» Exercise instructions
Each entry should appear in the answer exactly as written.

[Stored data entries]
◆ ◆ ◆ ◆
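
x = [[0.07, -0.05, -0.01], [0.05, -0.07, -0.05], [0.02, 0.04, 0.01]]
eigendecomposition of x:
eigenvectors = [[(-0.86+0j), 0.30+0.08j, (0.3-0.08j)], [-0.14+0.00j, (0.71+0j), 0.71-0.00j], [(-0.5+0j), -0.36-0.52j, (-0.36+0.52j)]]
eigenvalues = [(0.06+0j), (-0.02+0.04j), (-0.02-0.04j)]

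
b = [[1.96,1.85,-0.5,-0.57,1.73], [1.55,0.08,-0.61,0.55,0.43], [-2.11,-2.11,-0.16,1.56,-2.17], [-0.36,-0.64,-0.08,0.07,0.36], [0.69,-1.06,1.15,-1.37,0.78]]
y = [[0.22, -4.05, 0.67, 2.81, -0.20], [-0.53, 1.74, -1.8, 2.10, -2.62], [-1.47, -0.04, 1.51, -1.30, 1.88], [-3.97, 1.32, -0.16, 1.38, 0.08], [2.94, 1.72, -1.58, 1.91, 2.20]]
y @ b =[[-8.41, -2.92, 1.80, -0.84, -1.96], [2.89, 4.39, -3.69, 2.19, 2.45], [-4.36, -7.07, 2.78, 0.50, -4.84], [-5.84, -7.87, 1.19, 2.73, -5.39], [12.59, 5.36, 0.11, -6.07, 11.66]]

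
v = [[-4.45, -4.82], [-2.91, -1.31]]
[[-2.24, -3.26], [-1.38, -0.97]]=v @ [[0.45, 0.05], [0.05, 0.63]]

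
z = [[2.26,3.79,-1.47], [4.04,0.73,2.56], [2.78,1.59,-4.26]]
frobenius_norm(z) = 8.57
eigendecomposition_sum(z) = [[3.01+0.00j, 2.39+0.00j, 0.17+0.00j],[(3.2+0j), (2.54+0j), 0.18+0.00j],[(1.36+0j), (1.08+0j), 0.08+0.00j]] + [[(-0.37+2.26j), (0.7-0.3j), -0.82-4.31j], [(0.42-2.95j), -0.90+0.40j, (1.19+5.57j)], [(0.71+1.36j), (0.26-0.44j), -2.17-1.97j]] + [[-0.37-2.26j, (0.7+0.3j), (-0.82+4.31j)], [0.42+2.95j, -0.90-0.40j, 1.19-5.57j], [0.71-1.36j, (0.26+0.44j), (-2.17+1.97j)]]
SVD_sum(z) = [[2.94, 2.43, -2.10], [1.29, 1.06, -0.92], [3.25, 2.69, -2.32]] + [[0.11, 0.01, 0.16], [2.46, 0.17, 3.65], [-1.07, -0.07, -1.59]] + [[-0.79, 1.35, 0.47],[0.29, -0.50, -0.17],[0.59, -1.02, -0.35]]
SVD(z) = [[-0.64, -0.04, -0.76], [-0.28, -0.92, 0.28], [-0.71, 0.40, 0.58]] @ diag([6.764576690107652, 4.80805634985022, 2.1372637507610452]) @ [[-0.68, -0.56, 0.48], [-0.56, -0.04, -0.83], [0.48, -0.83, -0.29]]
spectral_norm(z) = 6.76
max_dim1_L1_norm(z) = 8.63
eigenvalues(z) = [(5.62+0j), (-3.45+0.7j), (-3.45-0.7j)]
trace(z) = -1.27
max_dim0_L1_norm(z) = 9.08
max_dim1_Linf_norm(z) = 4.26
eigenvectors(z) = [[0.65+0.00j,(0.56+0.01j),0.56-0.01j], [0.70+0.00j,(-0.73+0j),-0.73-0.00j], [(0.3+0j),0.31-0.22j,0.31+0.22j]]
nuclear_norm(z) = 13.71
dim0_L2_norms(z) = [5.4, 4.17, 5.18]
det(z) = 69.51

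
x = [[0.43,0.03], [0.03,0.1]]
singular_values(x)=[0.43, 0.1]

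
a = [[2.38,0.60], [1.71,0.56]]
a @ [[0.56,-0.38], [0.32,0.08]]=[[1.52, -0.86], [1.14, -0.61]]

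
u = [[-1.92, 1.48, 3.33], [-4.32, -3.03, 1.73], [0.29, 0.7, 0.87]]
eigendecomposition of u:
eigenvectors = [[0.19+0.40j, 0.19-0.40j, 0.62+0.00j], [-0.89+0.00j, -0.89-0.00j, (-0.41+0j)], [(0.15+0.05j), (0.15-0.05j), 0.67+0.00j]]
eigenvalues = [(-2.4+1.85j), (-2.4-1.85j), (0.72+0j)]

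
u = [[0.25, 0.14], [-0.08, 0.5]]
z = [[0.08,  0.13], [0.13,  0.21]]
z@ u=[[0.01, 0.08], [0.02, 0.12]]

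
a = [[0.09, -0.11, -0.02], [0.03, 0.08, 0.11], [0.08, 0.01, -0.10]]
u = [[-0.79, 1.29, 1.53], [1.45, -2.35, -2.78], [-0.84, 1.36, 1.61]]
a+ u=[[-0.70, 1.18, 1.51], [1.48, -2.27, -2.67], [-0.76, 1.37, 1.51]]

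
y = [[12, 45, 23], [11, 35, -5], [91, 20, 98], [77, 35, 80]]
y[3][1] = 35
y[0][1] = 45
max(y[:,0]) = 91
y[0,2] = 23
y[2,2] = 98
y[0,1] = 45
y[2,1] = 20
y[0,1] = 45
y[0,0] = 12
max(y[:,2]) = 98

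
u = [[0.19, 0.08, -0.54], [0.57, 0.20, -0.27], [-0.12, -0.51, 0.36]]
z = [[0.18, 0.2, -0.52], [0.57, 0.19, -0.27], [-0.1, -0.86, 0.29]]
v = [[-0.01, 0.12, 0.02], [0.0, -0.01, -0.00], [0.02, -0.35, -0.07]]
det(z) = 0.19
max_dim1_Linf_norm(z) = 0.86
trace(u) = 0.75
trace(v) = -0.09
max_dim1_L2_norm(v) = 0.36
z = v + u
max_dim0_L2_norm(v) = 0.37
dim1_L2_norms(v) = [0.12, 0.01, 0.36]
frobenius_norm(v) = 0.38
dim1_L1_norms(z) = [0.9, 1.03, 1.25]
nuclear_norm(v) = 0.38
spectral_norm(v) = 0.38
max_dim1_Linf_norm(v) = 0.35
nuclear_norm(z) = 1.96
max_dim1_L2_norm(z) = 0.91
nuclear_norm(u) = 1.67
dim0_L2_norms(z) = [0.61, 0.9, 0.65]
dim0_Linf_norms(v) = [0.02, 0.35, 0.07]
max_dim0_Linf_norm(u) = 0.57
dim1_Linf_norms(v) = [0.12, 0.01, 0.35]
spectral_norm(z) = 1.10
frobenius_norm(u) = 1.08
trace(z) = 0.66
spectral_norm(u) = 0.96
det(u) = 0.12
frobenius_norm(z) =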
◆ ◆ ◆ ◆
» Response
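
x = [[0.07, -0.05, -0.01], [0.05, -0.07, -0.05], [0.02, 0.04, 0.01]]
eigendecomposition of x:
eigenvectors = [[(-0.86+0j), 0.30+0.08j, (0.3-0.08j)], [-0.14+0.00j, (0.71+0j), 0.71-0.00j], [(-0.5+0j), -0.36-0.52j, (-0.36+0.52j)]]
eigenvalues = [(0.06+0j), (-0.02+0.04j), (-0.02-0.04j)]

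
b = [[1.96,1.85,-0.5,-0.57,1.73], [1.55,0.08,-0.61,0.55,0.43], [-2.11,-2.11,-0.16,1.56,-2.17], [-0.36,-0.64,-0.08,0.07,0.36], [0.69,-1.06,1.15,-1.37,0.78]]
y = [[0.22, -4.05, 0.67, 2.81, -0.20], [-0.53, 1.74, -1.8, 2.10, -2.62], [-1.47, -0.04, 1.51, -1.30, 1.88], [-3.97, 1.32, -0.16, 1.38, 0.08], [2.94, 1.72, -1.58, 1.91, 2.20]]
y @ b =[[-8.41, -2.92, 1.80, -0.84, -1.96], [2.89, 4.39, -3.69, 2.19, 2.45], [-4.36, -7.07, 2.78, 0.50, -4.84], [-5.84, -7.87, 1.19, 2.73, -5.39], [12.59, 5.36, 0.11, -6.07, 11.66]]

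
v = [[-4.45, -4.82], [-2.91, -1.31]]
[[-2.24, -3.26], [-1.38, -0.97]]=v @ [[0.45, 0.05], [0.05, 0.63]]

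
z = [[2.26,3.79,-1.47], [4.04,0.73,2.56], [2.78,1.59,-4.26]]
frobenius_norm(z) = 8.57
eigendecomposition_sum(z) = [[3.01+0.00j, 2.39+0.00j, 0.17+0.00j],[(3.2+0j), (2.54+0j), 0.18+0.00j],[(1.36+0j), (1.08+0j), 0.08+0.00j]] + [[(-0.37+2.26j), (0.7-0.3j), -0.82-4.31j], [(0.42-2.95j), -0.90+0.40j, (1.19+5.57j)], [(0.71+1.36j), (0.26-0.44j), -2.17-1.97j]] + [[-0.37-2.26j, (0.7+0.3j), (-0.82+4.31j)], [0.42+2.95j, -0.90-0.40j, 1.19-5.57j], [0.71-1.36j, (0.26+0.44j), (-2.17+1.97j)]]
SVD_sum(z) = [[2.94, 2.43, -2.10], [1.29, 1.06, -0.92], [3.25, 2.69, -2.32]] + [[0.11, 0.01, 0.16], [2.46, 0.17, 3.65], [-1.07, -0.07, -1.59]] + [[-0.79, 1.35, 0.47],[0.29, -0.50, -0.17],[0.59, -1.02, -0.35]]
SVD(z) = [[-0.64, -0.04, -0.76], [-0.28, -0.92, 0.28], [-0.71, 0.40, 0.58]] @ diag([6.764576690107652, 4.80805634985022, 2.1372637507610452]) @ [[-0.68, -0.56, 0.48], [-0.56, -0.04, -0.83], [0.48, -0.83, -0.29]]
spectral_norm(z) = 6.76
max_dim1_L1_norm(z) = 8.63
eigenvalues(z) = [(5.62+0j), (-3.45+0.7j), (-3.45-0.7j)]
trace(z) = -1.27
max_dim0_L1_norm(z) = 9.08
max_dim1_Linf_norm(z) = 4.26
eigenvectors(z) = [[0.65+0.00j,(0.56+0.01j),0.56-0.01j], [0.70+0.00j,(-0.73+0j),-0.73-0.00j], [(0.3+0j),0.31-0.22j,0.31+0.22j]]
nuclear_norm(z) = 13.71
dim0_L2_norms(z) = [5.4, 4.17, 5.18]
det(z) = 69.51

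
x = [[0.43,0.03], [0.03,0.1]]
singular_values(x)=[0.43, 0.1]

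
a = [[2.38,0.60], [1.71,0.56]]
a @ [[0.56,-0.38], [0.32,0.08]]=[[1.52, -0.86], [1.14, -0.61]]

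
u = [[-1.92, 1.48, 3.33], [-4.32, -3.03, 1.73], [0.29, 0.7, 0.87]]
eigendecomposition of u:
eigenvectors = [[0.19+0.40j, 0.19-0.40j, 0.62+0.00j], [-0.89+0.00j, -0.89-0.00j, (-0.41+0j)], [(0.15+0.05j), (0.15-0.05j), 0.67+0.00j]]
eigenvalues = [(-2.4+1.85j), (-2.4-1.85j), (0.72+0j)]

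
u = [[0.25, 0.14], [-0.08, 0.5]]
z = [[0.08,  0.13], [0.13,  0.21]]
z@ u=[[0.01, 0.08], [0.02, 0.12]]

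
a = [[0.09, -0.11, -0.02], [0.03, 0.08, 0.11], [0.08, 0.01, -0.10]]
u = [[-0.79, 1.29, 1.53], [1.45, -2.35, -2.78], [-0.84, 1.36, 1.61]]
a+ u=[[-0.70, 1.18, 1.51], [1.48, -2.27, -2.67], [-0.76, 1.37, 1.51]]

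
y = [[12, 45, 23], [11, 35, -5], [91, 20, 98], [77, 35, 80]]
y[3][1] = 35
y[0][1] = 45
max(y[:,0]) = 91
y[0,2] = 23
y[2,2] = 98
y[0,1] = 45
y[2,1] = 20
y[0,1] = 45
y[0,0] = 12
max(y[:,2]) = 98

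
u = [[0.19, 0.08, -0.54], [0.57, 0.20, -0.27], [-0.12, -0.51, 0.36]]
z = [[0.18, 0.2, -0.52], [0.57, 0.19, -0.27], [-0.1, -0.86, 0.29]]
v = [[-0.01, 0.12, 0.02], [0.0, -0.01, -0.00], [0.02, -0.35, -0.07]]
det(z) = 0.19
max_dim1_Linf_norm(z) = 0.86
trace(u) = 0.75
trace(v) = -0.09
max_dim1_L2_norm(v) = 0.36
z = v + u
max_dim0_L2_norm(v) = 0.37
dim1_L2_norms(v) = [0.12, 0.01, 0.36]
frobenius_norm(v) = 0.38
dim1_L1_norms(z) = [0.9, 1.03, 1.25]
nuclear_norm(v) = 0.38
spectral_norm(v) = 0.38
max_dim1_Linf_norm(v) = 0.35
nuclear_norm(z) = 1.96
max_dim1_L2_norm(z) = 0.91
nuclear_norm(u) = 1.67
dim0_L2_norms(z) = [0.61, 0.9, 0.65]
dim0_Linf_norms(v) = [0.02, 0.35, 0.07]
max_dim0_Linf_norm(u) = 0.57
dim1_Linf_norms(v) = [0.12, 0.01, 0.35]
spectral_norm(z) = 1.10
frobenius_norm(u) = 1.08
trace(z) = 0.66
spectral_norm(u) = 0.96
det(u) = 0.12
frobenius_norm(z) =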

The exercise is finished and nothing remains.